▶ **Goal of the exercise**: Copy every line in the records below that contains the word "prefer".

Collected data:

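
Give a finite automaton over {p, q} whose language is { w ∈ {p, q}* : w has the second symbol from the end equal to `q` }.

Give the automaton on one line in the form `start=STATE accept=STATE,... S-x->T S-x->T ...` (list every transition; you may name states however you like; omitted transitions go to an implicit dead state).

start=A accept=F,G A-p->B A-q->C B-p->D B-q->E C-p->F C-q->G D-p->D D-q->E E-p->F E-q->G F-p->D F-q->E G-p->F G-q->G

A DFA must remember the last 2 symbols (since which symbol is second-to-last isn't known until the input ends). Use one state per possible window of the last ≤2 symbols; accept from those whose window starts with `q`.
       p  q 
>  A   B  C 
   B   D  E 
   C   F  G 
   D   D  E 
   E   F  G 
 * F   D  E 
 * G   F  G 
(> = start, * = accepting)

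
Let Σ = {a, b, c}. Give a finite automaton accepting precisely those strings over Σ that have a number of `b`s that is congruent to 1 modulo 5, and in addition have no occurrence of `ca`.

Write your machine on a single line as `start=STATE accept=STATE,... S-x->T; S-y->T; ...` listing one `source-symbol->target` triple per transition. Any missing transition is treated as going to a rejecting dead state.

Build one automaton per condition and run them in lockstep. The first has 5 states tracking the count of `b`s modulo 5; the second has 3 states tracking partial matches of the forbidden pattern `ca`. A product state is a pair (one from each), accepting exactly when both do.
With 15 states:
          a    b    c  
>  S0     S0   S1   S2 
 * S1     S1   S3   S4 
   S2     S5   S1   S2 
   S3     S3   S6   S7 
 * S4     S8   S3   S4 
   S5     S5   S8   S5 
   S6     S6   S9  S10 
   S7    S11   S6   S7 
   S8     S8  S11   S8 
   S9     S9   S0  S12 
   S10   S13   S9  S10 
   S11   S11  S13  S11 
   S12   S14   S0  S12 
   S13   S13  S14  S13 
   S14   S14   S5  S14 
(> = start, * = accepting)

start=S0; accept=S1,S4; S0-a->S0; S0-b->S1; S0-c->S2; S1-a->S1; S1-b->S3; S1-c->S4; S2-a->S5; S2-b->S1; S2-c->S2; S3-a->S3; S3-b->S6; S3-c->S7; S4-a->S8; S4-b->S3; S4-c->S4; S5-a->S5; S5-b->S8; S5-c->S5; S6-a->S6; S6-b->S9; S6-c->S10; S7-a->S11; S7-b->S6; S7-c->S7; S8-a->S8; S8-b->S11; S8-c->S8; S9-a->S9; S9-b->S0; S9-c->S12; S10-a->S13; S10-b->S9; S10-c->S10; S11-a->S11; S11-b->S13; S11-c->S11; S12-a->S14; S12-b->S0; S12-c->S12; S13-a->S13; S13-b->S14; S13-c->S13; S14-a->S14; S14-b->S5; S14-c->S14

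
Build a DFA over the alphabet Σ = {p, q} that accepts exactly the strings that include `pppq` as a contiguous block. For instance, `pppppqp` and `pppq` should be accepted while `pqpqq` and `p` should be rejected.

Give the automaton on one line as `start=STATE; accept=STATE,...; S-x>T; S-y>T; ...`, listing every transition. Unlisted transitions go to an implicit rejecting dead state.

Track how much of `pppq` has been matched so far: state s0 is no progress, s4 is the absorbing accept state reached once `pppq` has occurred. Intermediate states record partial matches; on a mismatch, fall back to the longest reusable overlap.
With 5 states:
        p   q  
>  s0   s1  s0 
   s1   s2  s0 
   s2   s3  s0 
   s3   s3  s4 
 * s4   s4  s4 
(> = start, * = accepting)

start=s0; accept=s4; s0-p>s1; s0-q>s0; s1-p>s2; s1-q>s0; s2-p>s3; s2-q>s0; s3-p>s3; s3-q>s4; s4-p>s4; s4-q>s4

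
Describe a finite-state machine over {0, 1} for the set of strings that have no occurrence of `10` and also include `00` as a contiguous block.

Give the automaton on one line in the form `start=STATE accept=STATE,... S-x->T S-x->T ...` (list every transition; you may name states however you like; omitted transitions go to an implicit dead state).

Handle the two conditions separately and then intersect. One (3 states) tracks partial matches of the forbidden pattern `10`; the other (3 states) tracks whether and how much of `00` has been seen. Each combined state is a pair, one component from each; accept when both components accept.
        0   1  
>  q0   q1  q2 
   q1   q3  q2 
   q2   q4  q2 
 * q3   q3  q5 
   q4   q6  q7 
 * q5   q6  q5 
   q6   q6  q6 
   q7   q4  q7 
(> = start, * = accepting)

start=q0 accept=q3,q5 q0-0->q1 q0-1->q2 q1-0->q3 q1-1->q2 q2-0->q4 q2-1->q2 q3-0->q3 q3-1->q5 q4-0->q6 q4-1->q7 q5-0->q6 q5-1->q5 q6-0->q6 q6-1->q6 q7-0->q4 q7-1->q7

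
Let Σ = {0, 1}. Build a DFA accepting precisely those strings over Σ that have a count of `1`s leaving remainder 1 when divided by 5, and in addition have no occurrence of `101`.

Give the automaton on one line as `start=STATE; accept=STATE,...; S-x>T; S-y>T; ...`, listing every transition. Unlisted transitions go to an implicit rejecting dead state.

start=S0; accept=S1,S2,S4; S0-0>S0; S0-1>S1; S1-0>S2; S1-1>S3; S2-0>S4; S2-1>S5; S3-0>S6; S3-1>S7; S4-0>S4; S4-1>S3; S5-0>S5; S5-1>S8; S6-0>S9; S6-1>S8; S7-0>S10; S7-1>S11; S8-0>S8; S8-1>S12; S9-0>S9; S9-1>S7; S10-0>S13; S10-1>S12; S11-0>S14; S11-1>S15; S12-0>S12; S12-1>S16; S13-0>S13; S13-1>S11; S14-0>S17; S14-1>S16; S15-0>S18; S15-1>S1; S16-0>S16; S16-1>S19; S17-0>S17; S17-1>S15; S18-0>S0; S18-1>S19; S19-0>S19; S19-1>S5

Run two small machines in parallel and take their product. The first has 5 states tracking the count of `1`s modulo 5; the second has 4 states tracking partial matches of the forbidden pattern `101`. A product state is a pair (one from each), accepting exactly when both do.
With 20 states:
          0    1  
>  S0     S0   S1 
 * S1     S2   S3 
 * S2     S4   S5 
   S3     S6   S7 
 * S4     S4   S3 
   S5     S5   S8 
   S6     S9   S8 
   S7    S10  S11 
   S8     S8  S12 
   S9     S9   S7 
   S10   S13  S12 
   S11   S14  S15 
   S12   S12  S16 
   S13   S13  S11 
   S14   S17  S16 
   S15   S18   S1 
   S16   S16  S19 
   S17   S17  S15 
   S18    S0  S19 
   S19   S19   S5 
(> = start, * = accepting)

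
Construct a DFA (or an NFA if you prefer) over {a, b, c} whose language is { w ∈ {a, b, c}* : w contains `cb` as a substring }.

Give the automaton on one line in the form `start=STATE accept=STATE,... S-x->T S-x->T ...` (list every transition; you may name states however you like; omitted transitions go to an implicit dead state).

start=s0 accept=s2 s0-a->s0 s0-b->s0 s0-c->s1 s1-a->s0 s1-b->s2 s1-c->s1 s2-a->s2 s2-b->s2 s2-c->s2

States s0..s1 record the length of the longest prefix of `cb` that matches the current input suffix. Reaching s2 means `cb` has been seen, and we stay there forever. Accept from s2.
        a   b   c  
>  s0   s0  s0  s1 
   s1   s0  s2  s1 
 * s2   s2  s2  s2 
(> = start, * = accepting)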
...
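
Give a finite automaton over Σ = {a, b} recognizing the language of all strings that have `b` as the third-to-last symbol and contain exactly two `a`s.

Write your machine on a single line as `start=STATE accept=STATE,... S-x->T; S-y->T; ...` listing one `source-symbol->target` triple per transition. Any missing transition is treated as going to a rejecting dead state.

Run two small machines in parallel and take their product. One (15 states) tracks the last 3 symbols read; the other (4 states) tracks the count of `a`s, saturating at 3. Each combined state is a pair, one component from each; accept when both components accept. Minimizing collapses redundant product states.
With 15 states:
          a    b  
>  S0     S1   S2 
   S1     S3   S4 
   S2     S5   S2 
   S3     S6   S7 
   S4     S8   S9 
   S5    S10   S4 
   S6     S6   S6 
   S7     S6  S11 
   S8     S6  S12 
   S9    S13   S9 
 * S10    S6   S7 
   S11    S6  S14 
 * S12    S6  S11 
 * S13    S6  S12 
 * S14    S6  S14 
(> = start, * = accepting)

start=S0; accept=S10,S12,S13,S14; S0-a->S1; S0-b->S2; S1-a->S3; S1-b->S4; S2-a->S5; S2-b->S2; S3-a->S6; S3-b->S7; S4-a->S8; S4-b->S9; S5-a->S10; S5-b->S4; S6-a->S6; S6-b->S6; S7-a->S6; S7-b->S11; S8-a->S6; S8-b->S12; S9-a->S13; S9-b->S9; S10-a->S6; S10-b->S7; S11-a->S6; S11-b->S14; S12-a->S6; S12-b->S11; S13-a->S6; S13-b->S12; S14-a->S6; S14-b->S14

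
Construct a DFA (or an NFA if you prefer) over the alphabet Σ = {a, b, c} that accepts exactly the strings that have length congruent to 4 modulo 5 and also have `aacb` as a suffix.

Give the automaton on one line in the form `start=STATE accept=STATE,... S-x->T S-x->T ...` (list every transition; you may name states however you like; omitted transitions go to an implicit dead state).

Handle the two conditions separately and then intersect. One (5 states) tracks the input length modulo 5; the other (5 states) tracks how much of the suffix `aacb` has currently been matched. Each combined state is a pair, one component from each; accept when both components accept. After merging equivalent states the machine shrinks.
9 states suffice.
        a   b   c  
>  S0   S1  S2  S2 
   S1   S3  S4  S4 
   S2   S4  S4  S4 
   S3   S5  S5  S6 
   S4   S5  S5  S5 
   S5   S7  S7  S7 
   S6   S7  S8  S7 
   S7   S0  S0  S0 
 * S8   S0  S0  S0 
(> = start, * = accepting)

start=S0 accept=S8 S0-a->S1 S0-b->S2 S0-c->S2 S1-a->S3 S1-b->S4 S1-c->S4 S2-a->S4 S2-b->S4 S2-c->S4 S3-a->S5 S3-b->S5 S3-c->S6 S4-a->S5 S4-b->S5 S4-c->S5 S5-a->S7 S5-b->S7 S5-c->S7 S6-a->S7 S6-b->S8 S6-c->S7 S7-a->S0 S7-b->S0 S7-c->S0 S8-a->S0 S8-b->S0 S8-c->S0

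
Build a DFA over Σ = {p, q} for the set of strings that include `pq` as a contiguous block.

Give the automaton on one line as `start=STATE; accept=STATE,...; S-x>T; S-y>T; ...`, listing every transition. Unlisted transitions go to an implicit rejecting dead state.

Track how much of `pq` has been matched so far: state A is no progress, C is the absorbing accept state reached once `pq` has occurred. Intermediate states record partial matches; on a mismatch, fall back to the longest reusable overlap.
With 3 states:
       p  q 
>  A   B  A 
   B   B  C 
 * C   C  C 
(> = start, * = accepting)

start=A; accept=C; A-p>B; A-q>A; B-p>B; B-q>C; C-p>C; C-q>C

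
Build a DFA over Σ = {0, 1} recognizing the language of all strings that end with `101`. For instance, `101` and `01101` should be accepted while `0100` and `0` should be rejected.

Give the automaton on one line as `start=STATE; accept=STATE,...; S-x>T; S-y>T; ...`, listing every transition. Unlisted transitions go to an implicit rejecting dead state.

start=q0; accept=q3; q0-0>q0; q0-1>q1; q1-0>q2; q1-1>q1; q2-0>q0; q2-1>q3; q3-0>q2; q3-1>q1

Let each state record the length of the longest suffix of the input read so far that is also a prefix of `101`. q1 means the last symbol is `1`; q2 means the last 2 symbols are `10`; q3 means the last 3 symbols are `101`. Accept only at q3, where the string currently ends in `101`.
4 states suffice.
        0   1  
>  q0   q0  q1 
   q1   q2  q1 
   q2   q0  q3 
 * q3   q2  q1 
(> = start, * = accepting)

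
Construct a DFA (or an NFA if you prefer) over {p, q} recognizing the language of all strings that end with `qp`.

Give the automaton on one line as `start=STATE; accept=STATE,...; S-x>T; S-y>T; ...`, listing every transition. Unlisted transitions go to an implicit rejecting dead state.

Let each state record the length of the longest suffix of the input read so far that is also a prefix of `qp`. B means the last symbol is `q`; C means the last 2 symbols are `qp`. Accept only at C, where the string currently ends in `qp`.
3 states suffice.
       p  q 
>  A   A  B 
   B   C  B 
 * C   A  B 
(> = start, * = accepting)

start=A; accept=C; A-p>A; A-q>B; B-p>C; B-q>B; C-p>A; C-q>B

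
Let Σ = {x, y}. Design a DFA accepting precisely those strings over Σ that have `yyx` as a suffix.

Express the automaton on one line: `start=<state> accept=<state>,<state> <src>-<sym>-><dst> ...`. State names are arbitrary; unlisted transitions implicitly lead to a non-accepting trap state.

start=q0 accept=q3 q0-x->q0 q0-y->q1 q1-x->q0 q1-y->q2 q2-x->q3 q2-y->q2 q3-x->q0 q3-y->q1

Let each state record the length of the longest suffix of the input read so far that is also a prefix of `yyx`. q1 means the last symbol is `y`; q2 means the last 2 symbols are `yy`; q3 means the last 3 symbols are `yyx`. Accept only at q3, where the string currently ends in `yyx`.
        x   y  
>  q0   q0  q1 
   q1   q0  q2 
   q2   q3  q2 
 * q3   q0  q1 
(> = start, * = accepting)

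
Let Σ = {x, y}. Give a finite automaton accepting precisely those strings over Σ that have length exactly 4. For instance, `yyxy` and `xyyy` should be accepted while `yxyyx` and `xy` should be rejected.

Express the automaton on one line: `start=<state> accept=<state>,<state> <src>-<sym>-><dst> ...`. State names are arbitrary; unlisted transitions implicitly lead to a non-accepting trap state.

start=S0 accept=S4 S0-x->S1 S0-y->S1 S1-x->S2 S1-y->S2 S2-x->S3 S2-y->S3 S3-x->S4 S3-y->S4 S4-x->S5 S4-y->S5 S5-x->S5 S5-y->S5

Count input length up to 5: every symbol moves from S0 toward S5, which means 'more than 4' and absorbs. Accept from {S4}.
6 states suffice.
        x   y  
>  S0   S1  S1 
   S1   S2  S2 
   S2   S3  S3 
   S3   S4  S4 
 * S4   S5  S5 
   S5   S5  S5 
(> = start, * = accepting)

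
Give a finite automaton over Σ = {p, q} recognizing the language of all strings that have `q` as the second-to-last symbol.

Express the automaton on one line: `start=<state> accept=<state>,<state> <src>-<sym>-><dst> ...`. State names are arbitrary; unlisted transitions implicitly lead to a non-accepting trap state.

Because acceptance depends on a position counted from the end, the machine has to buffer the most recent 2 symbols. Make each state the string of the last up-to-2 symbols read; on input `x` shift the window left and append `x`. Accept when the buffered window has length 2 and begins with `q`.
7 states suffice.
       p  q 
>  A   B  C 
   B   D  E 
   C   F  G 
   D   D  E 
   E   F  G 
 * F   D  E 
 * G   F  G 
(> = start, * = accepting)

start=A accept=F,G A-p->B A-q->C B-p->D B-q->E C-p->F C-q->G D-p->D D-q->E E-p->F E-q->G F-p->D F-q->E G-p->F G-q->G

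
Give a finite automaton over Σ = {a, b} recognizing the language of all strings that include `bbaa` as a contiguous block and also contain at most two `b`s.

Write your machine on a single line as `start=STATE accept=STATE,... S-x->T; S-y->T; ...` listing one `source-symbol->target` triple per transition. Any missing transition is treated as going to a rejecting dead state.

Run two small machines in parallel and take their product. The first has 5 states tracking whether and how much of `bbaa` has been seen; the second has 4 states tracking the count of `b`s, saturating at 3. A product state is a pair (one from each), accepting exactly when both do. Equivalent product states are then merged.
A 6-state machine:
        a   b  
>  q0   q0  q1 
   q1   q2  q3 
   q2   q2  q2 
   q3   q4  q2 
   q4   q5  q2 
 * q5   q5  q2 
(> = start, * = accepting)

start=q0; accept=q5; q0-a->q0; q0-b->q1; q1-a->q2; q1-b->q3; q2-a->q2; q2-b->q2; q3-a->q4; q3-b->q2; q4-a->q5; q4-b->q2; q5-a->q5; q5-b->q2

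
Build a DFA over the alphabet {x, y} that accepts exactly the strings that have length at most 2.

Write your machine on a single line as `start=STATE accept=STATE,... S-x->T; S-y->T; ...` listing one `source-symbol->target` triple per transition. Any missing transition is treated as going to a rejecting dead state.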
--
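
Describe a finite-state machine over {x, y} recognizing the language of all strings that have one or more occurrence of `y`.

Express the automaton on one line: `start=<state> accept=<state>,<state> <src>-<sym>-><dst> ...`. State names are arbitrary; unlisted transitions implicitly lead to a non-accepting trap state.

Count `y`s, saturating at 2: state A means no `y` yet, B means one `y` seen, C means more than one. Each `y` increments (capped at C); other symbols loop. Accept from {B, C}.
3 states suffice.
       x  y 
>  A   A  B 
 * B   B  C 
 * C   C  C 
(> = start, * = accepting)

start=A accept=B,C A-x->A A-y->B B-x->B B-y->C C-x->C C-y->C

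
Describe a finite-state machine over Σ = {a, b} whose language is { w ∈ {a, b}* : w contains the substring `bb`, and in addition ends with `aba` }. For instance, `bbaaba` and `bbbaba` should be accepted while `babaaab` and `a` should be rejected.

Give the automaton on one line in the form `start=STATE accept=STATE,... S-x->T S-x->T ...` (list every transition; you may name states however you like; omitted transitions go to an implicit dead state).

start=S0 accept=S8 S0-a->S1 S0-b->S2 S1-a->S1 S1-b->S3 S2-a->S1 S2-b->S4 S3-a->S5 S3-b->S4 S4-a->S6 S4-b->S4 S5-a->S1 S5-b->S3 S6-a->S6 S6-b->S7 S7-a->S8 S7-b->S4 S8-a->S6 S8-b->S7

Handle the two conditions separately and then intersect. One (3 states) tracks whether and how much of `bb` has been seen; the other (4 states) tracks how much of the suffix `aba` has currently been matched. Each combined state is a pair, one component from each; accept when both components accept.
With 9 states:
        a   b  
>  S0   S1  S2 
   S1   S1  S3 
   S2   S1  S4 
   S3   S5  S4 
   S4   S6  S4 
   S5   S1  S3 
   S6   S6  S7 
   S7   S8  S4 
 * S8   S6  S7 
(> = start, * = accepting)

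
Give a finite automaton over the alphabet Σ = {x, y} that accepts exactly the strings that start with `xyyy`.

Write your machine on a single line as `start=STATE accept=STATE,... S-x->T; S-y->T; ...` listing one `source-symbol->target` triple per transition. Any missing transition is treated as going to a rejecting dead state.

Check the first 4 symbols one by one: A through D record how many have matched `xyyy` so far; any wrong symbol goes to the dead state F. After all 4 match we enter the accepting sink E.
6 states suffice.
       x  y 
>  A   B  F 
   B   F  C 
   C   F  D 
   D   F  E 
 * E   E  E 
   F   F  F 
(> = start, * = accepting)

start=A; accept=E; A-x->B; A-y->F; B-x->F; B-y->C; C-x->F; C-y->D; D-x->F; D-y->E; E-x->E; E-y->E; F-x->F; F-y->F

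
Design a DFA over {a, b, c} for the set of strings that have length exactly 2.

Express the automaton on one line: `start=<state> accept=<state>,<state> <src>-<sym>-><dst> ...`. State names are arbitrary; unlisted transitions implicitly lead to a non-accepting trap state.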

▶ **Response box**:
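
Construct a DFA (or an NFA if you prefer) over {a, b, c} whose language is { w ∈ {a, b, c}* : w contains `cb` as a substring }.
Construct a DFA (or an NFA if you prefer) over the alphabet Σ = {a, b, c} that accepts exactly the strings that have length congruent to 4 modulo 5 and also have `aacb` as a suffix.
Construct a DFA (or an NFA if you prefer) over {p, q} recognizing the language of all strings that end with `qp`.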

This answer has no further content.